Work to be completed →
Given the records below, would you repeat exactly the lines that begin at the one containing "An economy is" and end at the one containing "The economy of Zephyria", inclusive?

══════════

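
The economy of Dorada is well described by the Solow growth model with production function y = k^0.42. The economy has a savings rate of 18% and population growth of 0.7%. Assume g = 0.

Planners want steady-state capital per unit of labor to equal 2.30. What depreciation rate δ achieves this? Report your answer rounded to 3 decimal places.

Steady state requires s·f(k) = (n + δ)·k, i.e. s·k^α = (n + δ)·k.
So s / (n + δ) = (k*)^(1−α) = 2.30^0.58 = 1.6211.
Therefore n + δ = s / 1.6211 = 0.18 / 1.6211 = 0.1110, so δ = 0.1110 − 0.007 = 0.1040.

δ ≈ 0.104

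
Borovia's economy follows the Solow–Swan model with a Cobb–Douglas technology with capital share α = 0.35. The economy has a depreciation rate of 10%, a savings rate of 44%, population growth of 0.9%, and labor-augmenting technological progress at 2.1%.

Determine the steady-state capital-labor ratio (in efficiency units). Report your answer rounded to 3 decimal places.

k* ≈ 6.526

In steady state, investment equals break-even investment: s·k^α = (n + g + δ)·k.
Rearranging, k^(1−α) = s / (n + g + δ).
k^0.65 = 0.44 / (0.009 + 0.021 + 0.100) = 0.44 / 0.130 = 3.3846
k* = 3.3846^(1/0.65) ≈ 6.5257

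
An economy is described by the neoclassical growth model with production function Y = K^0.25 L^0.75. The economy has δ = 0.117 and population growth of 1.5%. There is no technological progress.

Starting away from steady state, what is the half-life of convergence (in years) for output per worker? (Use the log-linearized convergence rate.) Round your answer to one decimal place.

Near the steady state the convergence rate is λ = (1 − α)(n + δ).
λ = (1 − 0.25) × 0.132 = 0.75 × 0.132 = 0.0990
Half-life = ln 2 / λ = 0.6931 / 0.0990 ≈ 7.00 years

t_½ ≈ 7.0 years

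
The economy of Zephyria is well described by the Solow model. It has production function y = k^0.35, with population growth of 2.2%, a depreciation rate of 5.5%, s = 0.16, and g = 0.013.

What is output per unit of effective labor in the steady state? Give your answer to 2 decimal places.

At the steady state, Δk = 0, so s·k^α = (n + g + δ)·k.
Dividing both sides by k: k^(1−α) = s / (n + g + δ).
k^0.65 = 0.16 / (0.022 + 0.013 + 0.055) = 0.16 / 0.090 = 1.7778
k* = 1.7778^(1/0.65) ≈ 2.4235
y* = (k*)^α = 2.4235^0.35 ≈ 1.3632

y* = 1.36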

══════════

Output →
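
An economy is described by the neoclassical growth model with production function Y = K^0.25 L^0.75. The economy has δ = 0.117 and population growth of 1.5%. There is no technological progress.

Starting away from steady state, what is the half-life of convergence (in years) for output per worker? (Use the log-linearized convergence rate.) Round your answer to one decimal place.

Near the steady state the convergence rate is λ = (1 − α)(n + δ).
λ = (1 − 0.25) × 0.132 = 0.75 × 0.132 = 0.0990
Half-life = ln 2 / λ = 0.6931 / 0.0990 ≈ 7.00 years

t_½ ≈ 7.0 years

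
The economy of Zephyria is well described by the Solow model. It has production function y = k^0.35, with population growth of 2.2%, a depreciation rate of 5.5%, s = 0.16, and g = 0.013.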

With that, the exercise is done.